(DATA FOR REVIEW)

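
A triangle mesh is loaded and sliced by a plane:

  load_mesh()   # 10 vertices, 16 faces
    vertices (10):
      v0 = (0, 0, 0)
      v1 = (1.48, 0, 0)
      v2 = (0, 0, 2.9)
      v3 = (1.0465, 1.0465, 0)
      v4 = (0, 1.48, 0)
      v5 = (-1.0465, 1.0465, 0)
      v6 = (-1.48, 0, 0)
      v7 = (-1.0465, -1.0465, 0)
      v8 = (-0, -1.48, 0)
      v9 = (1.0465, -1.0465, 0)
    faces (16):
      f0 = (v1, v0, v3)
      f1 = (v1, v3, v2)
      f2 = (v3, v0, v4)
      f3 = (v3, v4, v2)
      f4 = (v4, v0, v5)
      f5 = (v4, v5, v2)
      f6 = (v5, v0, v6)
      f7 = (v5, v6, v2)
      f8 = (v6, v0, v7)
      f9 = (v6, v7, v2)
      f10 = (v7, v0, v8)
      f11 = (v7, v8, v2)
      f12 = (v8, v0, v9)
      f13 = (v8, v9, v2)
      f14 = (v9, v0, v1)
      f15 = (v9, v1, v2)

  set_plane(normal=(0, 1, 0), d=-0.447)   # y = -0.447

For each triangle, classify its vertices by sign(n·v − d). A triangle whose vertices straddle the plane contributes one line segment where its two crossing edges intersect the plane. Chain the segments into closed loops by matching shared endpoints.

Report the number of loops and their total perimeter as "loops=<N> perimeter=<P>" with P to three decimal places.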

(End DATA FOR REVIEW)

Check every line above for the word "loops" and copy those that have it.

> _SOLUTION FOR THIS TASK_:
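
For each triangle, classify its vertices by sign(n·v − d). A triangle whose vertices straddle the plane contributes one line segment where its two crossing edges intersect the plane. Chain the segments into closed loops by matching shared endpoints.
Report the number of loops and their total perimeter as "loops=<N> perimeter=<P>" with P to three decimal places.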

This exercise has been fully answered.